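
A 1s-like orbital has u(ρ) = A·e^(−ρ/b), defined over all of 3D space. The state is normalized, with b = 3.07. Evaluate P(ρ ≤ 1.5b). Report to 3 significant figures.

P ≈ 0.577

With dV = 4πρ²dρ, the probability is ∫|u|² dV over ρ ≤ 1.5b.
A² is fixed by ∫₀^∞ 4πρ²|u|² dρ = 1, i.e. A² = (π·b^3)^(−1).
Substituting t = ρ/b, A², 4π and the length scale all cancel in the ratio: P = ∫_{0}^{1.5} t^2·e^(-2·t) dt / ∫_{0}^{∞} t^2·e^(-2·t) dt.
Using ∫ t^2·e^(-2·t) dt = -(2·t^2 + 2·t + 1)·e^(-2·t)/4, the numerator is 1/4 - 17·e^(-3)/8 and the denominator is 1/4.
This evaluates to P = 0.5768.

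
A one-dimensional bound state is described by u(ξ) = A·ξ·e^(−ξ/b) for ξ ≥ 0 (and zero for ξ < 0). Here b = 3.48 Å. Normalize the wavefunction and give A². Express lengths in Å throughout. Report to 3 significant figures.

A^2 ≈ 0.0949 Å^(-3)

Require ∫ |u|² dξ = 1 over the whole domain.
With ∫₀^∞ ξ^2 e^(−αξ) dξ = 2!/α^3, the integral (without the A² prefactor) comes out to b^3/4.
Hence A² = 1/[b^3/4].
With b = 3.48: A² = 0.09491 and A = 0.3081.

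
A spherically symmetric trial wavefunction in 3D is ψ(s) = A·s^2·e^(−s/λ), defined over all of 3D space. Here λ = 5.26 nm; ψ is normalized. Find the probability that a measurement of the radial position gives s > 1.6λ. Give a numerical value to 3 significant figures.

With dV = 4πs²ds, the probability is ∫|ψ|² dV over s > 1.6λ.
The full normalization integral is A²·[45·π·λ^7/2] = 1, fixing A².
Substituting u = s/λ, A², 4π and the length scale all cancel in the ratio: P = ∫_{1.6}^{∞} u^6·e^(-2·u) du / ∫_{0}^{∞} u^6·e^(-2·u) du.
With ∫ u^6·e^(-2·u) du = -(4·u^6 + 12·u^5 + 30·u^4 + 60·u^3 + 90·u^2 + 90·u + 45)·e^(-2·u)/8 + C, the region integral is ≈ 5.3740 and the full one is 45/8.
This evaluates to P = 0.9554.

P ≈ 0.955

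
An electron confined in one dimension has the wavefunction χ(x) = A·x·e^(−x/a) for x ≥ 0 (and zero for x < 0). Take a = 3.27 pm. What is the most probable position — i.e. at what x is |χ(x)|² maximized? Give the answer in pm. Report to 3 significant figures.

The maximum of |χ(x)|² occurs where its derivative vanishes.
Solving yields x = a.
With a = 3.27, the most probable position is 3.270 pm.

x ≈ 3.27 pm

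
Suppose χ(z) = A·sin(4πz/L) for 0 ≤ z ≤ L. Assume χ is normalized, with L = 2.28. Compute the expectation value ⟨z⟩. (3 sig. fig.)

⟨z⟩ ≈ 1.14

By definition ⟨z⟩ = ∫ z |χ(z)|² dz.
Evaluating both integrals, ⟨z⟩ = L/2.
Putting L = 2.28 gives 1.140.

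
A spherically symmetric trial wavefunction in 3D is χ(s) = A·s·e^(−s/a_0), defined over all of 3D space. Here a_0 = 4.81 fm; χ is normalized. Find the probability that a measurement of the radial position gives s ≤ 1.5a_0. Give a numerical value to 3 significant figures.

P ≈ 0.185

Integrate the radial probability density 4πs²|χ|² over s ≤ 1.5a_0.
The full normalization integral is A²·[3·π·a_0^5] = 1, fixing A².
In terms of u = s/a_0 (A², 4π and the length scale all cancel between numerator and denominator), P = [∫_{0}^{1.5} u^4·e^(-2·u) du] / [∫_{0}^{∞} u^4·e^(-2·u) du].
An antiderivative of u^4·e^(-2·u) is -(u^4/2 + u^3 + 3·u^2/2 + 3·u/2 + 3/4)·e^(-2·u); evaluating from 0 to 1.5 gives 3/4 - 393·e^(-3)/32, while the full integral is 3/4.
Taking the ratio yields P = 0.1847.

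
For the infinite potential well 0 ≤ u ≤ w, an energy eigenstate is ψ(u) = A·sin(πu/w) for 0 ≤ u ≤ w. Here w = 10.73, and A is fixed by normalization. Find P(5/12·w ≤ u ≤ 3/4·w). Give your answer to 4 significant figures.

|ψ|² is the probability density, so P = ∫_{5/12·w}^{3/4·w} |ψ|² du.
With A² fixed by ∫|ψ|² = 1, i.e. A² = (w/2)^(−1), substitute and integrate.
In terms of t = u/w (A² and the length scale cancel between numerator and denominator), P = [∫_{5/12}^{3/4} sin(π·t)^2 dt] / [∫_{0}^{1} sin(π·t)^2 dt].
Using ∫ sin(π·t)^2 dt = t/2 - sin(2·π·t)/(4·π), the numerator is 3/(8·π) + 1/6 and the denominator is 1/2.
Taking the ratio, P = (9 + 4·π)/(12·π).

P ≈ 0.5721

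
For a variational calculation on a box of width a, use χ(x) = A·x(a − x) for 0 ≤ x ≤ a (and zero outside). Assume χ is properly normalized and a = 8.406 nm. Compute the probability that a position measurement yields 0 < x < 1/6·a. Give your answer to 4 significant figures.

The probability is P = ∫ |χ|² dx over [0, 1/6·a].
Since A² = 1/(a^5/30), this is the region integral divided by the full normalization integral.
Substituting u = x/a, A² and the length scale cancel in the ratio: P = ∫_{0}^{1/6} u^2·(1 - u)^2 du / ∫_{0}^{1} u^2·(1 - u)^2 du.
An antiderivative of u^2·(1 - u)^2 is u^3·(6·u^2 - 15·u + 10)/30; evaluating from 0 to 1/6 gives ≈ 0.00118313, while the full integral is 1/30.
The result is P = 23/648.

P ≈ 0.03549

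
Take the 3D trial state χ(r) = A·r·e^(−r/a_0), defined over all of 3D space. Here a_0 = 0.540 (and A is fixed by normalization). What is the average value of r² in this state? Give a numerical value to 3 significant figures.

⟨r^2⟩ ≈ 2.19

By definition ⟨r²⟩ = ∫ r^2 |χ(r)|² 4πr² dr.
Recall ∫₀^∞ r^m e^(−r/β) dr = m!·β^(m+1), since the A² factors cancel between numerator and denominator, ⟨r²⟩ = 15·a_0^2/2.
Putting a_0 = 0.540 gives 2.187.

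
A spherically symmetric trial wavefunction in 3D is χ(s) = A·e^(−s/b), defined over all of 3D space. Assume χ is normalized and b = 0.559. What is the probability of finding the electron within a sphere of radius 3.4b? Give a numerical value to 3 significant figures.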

* Problem statement *
Transcribe every line above, character for character.

* Exercise response *
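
A 1s-like orbital has u(ρ) = A·e^(−ρ/b), defined over all of 3D space. The state is normalized, with b = 3.07. Evaluate P(ρ ≤ 1.5b). Report to 3 significant figures.

P ≈ 0.577

With dV = 4πρ²dρ, the probability is ∫|u|² dV over ρ ≤ 1.5b.
A² is fixed by ∫₀^∞ 4πρ²|u|² dρ = 1, i.e. A² = (π·b^3)^(−1).
Substituting t = ρ/b, A², 4π and the length scale all cancel in the ratio: P = ∫_{0}^{1.5} t^2·e^(-2·t) dt / ∫_{0}^{∞} t^2·e^(-2·t) dt.
Using ∫ t^2·e^(-2·t) dt = -(2·t^2 + 2·t + 1)·e^(-2·t)/4, the numerator is 1/4 - 17·e^(-3)/8 and the denominator is 1/4.
This evaluates to P = 0.5768.

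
A one-dimensional bound state is described by u(ξ) = A·ξ·e^(−ξ/b) for ξ ≥ 0 (and zero for ξ < 0). Here b = 3.48 Å. Normalize the wavefunction and give A². Express lengths in Å throughout. Report to 3 significant figures.

A^2 ≈ 0.0949 Å^(-3)

Require ∫ |u|² dξ = 1 over the whole domain.
With ∫₀^∞ ξ^2 e^(−αξ) dξ = 2!/α^3, the integral (without the A² prefactor) comes out to b^3/4.
Hence A² = 1/[b^3/4].
With b = 3.48: A² = 0.09491 and A = 0.3081.

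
A spherically symmetric trial wavefunction in 3D is ψ(s) = A·s^2·e^(−s/λ), defined over all of 3D space. Here λ = 5.26 nm; ψ is normalized. Find the probability that a measurement of the radial position gives s > 1.6λ. Give a numerical value to 3 significant figures.

With dV = 4πs²ds, the probability is ∫|ψ|² dV over s > 1.6λ.
The full normalization integral is A²·[45·π·λ^7/2] = 1, fixing A².
Substituting u = s/λ, A², 4π and the length scale all cancel in the ratio: P = ∫_{1.6}^{∞} u^6·e^(-2·u) du / ∫_{0}^{∞} u^6·e^(-2·u) du.
With ∫ u^6·e^(-2·u) du = -(4·u^6 + 12·u^5 + 30·u^4 + 60·u^3 + 90·u^2 + 90·u + 45)·e^(-2·u)/8 + C, the region integral is ≈ 5.3740 and the full one is 45/8.
This evaluates to P = 0.9554.

P ≈ 0.955

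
An electron confined in one dimension has the wavefunction χ(x) = A·x·e^(−x/a) for x ≥ 0 (and zero for x < 0). Take a = 3.27 pm. What is the most probable position — i.e. at what x is |χ(x)|² maximized? Give the answer in pm. Report to 3 significant figures.

The maximum of |χ(x)|² occurs where its derivative vanishes.
Solving yields x = a.
With a = 3.27, the most probable position is 3.270 pm.

x ≈ 3.27 pm

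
Suppose χ(z) = A·sin(4πz/L) for 0 ≤ z ≤ L. Assume χ is normalized, with L = 2.28. Compute the expectation value ⟨z⟩. (3 sig. fig.)

⟨z⟩ ≈ 1.14

By definition ⟨z⟩ = ∫ z |χ(z)|² dz.
Evaluating both integrals, ⟨z⟩ = L/2.
Putting L = 2.28 gives 1.140.

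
A spherically symmetric trial wavefunction in 3D is χ(s) = A·s·e^(−s/a_0), defined over all of 3D space. Here a_0 = 4.81 fm; χ is normalized. Find the probability that a measurement of the radial position gives s ≤ 1.5a_0. Give a numerical value to 3 significant figures.

P ≈ 0.185

Integrate the radial probability density 4πs²|χ|² over s ≤ 1.5a_0.
The full normalization integral is A²·[3·π·a_0^5] = 1, fixing A².
In terms of u = s/a_0 (A², 4π and the length scale all cancel between numerator and denominator), P = [∫_{0}^{1.5} u^4·e^(-2·u) du] / [∫_{0}^{∞} u^4·e^(-2·u) du].
An antiderivative of u^4·e^(-2·u) is -(u^4/2 + u^3 + 3·u^2/2 + 3·u/2 + 3/4)·e^(-2·u); evaluating from 0 to 1.5 gives 3/4 - 393·e^(-3)/32, while the full integral is 3/4.
Taking the ratio yields P = 0.1847.

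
For the infinite potential well 0 ≤ u ≤ w, an energy eigenstate is ψ(u) = A·sin(πu/w) for 0 ≤ u ≤ w. Here w = 10.73, and A is fixed by normalization. Find P(5/12·w ≤ u ≤ 3/4·w). Give your answer to 4 significant figures.

|ψ|² is the probability density, so P = ∫_{5/12·w}^{3/4·w} |ψ|² du.
With A² fixed by ∫|ψ|² = 1, i.e. A² = (w/2)^(−1), substitute and integrate.
In terms of t = u/w (A² and the length scale cancel between numerator and denominator), P = [∫_{5/12}^{3/4} sin(π·t)^2 dt] / [∫_{0}^{1} sin(π·t)^2 dt].
Using ∫ sin(π·t)^2 dt = t/2 - sin(2·π·t)/(4·π), the numerator is 3/(8·π) + 1/6 and the denominator is 1/2.
Taking the ratio, P = (9 + 4·π)/(12·π).

P ≈ 0.5721

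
For a variational calculation on a box of width a, use χ(x) = A·x(a − x) for 0 ≤ x ≤ a (and zero outside). Assume χ is properly normalized and a = 8.406 nm. Compute the probability that a position measurement yields 0 < x < 1/6·a. Give your answer to 4 significant figures.

The probability is P = ∫ |χ|² dx over [0, 1/6·a].
Since A² = 1/(a^5/30), this is the region integral divided by the full normalization integral.
Substituting u = x/a, A² and the length scale cancel in the ratio: P = ∫_{0}^{1/6} u^2·(1 - u)^2 du / ∫_{0}^{1} u^2·(1 - u)^2 du.
An antiderivative of u^2·(1 - u)^2 is u^3·(6·u^2 - 15·u + 10)/30; evaluating from 0 to 1/6 gives ≈ 0.00118313, while the full integral is 1/30.
The result is P = 23/648.

P ≈ 0.03549

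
Take the 3D trial state χ(r) = A·r·e^(−r/a_0), defined over all of 3D space. Here a_0 = 0.540 (and A is fixed by normalization). What is the average value of r² in this state? Give a numerical value to 3 significant figures.

⟨r^2⟩ ≈ 2.19

By definition ⟨r²⟩ = ∫ r^2 |χ(r)|² 4πr² dr.
Recall ∫₀^∞ r^m e^(−r/β) dr = m!·β^(m+1), since the A² factors cancel between numerator and denominator, ⟨r²⟩ = 15·a_0^2/2.
Putting a_0 = 0.540 gives 2.187.

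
A spherically symmetric trial wavefunction in 3D is χ(s) = A·e^(−s/b), defined over all of 3D space. Assume χ is normalized and b = 0.559. What is the probability of finding the electron within a sphere of radius 3.4b? Give a numerical value to 3 significant figures.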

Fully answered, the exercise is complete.